◆ **DESCRIPTION OF THE TASK**: Each line of the data holding "happens" should be found and copied.

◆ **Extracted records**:

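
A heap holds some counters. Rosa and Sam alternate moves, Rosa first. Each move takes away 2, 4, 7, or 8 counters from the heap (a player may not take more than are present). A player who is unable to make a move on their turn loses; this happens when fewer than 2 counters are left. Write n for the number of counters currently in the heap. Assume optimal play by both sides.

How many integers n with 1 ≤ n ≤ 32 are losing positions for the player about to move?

8

Classify positions by backward induction: terminal positions (no move available) are L. From any other position, the mover wins iff some move reaches an L.
n=0: no move → L
n=1: no move → L
n=2: W (go to 0, an L position)
n=3: W (go to 1, an L position)
n=4: W (go to 0, an L position)
n=5: W (go to 1, an L position)
n=6: L (options 4(W), 2(W) are all W)
n=7: W (go to 0, an L position)
n=8: W (go to 6, an L position)
n=9: W (go to 1, an L position)
n=10: W (go to 6, an L position)
n=11: L (options 9(W), 7(W), 4(W), 3(W) are all W)
n=12: L (options 10(W), 8(W), 5(W), 4(W) are all W)
n=13: W (go to 11, an L position)
n=14: W (go to 12, an L position)
n=15: W (go to 11, an L position)
n=16: W (go to 12, an L position)
n=17: L (options 15(W), 13(W), 10(W), 9(W) are all W)
n=18: W (go to 11, an L position)
n=19: W (go to 17, an L position)
n=20: W (go to 12, an L position)
n=21: W (go to 17, an L position)
n=22: L (options 20(W), 18(W), 15(W), 14(W) are all W)
n=23: L (options 21(W), 19(W), 16(W), 15(W) are all W)
n=24: W (go to 22, an L position)
n=25: W (go to 23, an L position)
n=26: W (go to 22, an L position)
n=27: W (go to 23, an L position)
n=28: L (options 26(W), 24(W), 21(W), 20(W) are all W)
n=29: W (go to 22, an L position)
n=30: W (go to 28, an L position)
n=31: W (go to 23, an L position)
n=32: W (go to 28, an L position)
L entries with 1 ≤ n ≤ 32 (n=0 is outside the asked range and is not counted): n = 1, 6, 11, 12, 17, 22, 23, 28; that makes 8.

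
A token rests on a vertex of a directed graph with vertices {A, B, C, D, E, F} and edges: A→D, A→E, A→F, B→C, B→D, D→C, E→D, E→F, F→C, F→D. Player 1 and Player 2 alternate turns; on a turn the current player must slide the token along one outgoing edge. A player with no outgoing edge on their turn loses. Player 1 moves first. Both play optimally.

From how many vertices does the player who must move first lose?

Work bottom-up. With no move the player to move loses. Otherwise the position is W if at least one move leads to an L position for the opponent, and L if every move leads to a W.
Every edge goes from a vertex to one that appears earlier in the order C, D, B, F, E, A, so processing vertices in that order labels each vertex after all of its successors.
C: no outgoing edge → L
D: →C(L), so W
B: →C(L), so W
F: →C(L), so W
E: →F(W), D(W) — all W, so L
A: →E(L), so W
The L vertices are C, E; that is 2 in all.

2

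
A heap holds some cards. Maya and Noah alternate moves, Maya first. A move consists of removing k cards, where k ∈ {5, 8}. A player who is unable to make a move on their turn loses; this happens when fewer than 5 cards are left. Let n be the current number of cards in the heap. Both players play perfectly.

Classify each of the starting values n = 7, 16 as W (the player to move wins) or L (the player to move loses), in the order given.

Label each position W (a win for the player to move) or L (a loss). A position with no legal move is L; any other position is W exactly when some move reaches an L, and L when every move reaches a W.
n=0: no move → L
n=1: no move → L
n=2: no move → L
n=3: no move → L
n=4: no move → L
n=5: W (go to 0, an L position)
n=6: W (go to 1, an L position)
n=7: W (go to 2, an L position)
n=8: W (go to 3, an L position)
n=9: W (go to 4, an L position)
n=10: W (go to 2, an L position)
n=11: W (go to 3, an L position)
n=12: W (go to 4, an L position)
n=13: L (options 8(W), 5(W) are all W)
n=14: L (options 9(W), 6(W) are all W)
n=15: L (options 10(W), 7(W) are all W)
n=16: L (options 11(W), 8(W) are all W)

7: W, 16: L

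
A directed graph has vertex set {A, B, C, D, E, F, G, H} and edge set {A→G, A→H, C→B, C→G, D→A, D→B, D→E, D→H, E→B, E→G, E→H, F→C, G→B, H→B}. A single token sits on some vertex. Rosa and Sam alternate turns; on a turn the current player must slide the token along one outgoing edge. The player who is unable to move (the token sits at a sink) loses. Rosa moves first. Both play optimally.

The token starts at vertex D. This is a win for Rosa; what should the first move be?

Positions with no move are L. A position that does have a move is losing for the player to move precisely when every available move leads to a winning position for the opponent. Fill in the labels:
Every edge goes from a vertex to one that appears earlier in the order B, G, C, H, F, E, A, D, so processing vertices in that order labels each vertex after all of its successors.
B: no outgoing edge → L
G: can move to B, which is L ⇒ W
C: can move to B, which is L ⇒ W
H: can move to B, which is L ⇒ W
F: the only move is to C(W), a W ⇒ L
E: can move to B, which is L ⇒ W
A: moves to H(W), G(W); every one is W ⇒ L
D: can move to A, which is L ⇒ W
From D, the L positions reachable in one move are: A, B. Any move reaching one of these is winning.

Move to A.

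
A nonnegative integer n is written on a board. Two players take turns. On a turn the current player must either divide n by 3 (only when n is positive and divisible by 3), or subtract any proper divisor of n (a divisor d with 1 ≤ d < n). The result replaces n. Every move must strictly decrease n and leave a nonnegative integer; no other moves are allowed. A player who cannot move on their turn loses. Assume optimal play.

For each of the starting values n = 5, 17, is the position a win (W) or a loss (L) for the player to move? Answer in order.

5: W, 17: L

Work bottom-up. With no move the player to move loses. Otherwise the position is W if at least one move leads to an L position for the opponent, and L if every move leads to a W.
n=0: no move → L
n=1: no move → L
n=2: reaches L-position 1 → W
n=3: reaches L-position 1 → W
n=4: only reaches 2(W), 3(W), all W → L
n=5: reaches L-position 4 → W
n=6: reaches L-position 4 → W
n=7: only reaches 6(W), which is W → L
n=8: reaches L-position 4 → W
n=9: only reaches 3(W), 6(W), 8(W), all W → L
n=10: reaches L-position 9 → W
n=11: only reaches 10(W), which is W → L
n=12: reaches L-position 4 → W
n=13: only reaches 12(W), which is W → L
n=14: reaches L-position 7 → W
n=15: only reaches 5(W), 10(W), 12(W), 14(W), all W → L
n=16: reaches L-position 15 → W
n=17: only reaches 16(W), which is W → L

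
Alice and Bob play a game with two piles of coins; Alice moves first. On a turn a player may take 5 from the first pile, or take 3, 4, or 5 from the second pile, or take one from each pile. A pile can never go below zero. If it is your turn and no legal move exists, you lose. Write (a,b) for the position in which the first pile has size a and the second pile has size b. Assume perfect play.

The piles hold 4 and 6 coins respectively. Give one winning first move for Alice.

Move to (4,2).

Build the W/L table. Terminal = L. A non-terminal position is W if it has a move to some L; otherwise it is L.
No move ever increases a pile, so every position that can arise here has a ≤ 4 and b ≤ 6; it is enough to label the cells with 0 ≤ a ≤ 4 and 0 ≤ b ≤ 6.
Every move lowers a or b (never raises either), so fill the grid row by row in increasing a, and left to right within a row: each cell's successors are then already labelled.
      b=0  b=1  b=2  b=3  b=4  b=5  b=6
a=0:    L    L    L    W    W    W    W
a=1:    L    W    W    W    W    W    L
a=2:    L    W    L    W    W    W    W
a=3:    L    W    L    W    W    W    W
a=4:    L    W    L    W    W    W    W
Cells with no legal move (terminal, hence L): (0,0), (0,1), (0,2), (1,0), (2,0), (3,0), (4,0).
The remaining L cells, each justified by listing all of its moves:
(1,6): →(1,3)(W), (1,2)(W), (1,1)(W), (0,5)(W) — all W, so L
(2,2): →(1,1)(W) only, which is W, so L
(3,2): →(2,1)(W) only, which is W, so L
(4,2): →(3,1)(W) only, which is W, so L
Every other cell has at least one move into one of the L cells above, so it is W.
From (4,6), the L positions reachable in one move are: (4,2).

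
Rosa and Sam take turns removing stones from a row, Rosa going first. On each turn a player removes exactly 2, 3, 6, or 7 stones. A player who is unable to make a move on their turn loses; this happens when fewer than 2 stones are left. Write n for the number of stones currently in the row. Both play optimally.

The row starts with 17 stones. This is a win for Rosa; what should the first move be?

Remove 3, leaving 14.

Classify positions by backward induction: terminal positions (no move available) are L. From any other position, the mover wins iff some move reaches an L.
n=0: no move → L
n=1: no move → L
n=2: →0(L), so W
n=3: →1(L), so W
n=4: →1(L), so W
n=5: →3(W), 2(W) — all W, so L
n=6: →0(L), so W
n=7: →5(L), so W
n=8: →5(L), so W
n=9: →7(W), 6(W), 3(W), 2(W) — all W, so L
n=10: →8(W), 7(W), 4(W), 3(W) — all W, so L
n=11: →9(L), so W
n=12: →10(L), so W
n=13: →10(L), so W
n=14: →12(W), 11(W), 8(W), 7(W) — all W, so L
n=15: →9(L), so W
n=16: →14(L), so W
n=17: →14(L), so W
From 17, the L positions reachable in one move are: 14, 10. Any move reaching one of these is winning.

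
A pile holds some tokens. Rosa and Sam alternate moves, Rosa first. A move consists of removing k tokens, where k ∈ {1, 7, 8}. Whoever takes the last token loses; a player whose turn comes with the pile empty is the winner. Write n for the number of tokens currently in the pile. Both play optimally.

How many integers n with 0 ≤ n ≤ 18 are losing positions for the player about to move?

Classify positions by backward induction: terminal positions (no move available) are W. From any other position, the mover wins iff some move reaches an L.
n=0: no move; the opponent has just taken the last token and therefore loses → W
n=1: only reaches 0(W), which is W → L
n=2: reaches L-position 1 → W
n=3: only reaches 2(W), which is W → L
n=4: reaches L-position 3 → W
n=5: only reaches 4(W), which is W → L
n=6: reaches L-position 5 → W
n=7: only reaches 6(W), 0(W), all W → L
n=8: reaches L-position 7 → W
n=9: reaches L-position 1 → W
n=10: reaches L-position 3 → W
n=11: reaches L-position 3 → W
n=12: reaches L-position 5 → W
n=13: reaches L-position 5 → W
n=14: reaches L-position 7 → W
n=15: reaches L-position 7 → W
n=16: only reaches 15(W), 9(W), 8(W), all W → L
n=17: reaches L-position 16 → W
n=18: only reaches 17(W), 11(W), 10(W), all W → L
L entries with 0 ≤ n ≤ 18: n = 1, 3, 5, 7, 16, 18; that makes 6.

6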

◆ **SOLUTION FOR THIS TASK**:
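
A heap holds some counters. Rosa and Sam alternate moves, Rosa first. Each move takes away 2, 4, 7, or 8 counters from the heap (a player may not take more than are present). A player who is unable to make a move on their turn loses; this happens when fewer than 2 counters are left. Write n for the number of counters currently in the heap. Assume optimal play by both sides.
A heap holds some cards. Maya and Noah alternate moves, Maya first. A move consists of removing k cards, where k ∈ {5, 8}. A player who is unable to make a move on their turn loses; this happens when fewer than 5 cards are left. Let n be the current number of cards in the heap. Both players play perfectly.
Rosa and Sam take turns removing stones from a row, Rosa going first. On each turn a player removes exactly 2, 3, 6, or 7 stones. A player who is unable to make a move on their turn loses; this happens when fewer than 2 stones are left. Write n for the number of stones currently in the row. Both play optimally.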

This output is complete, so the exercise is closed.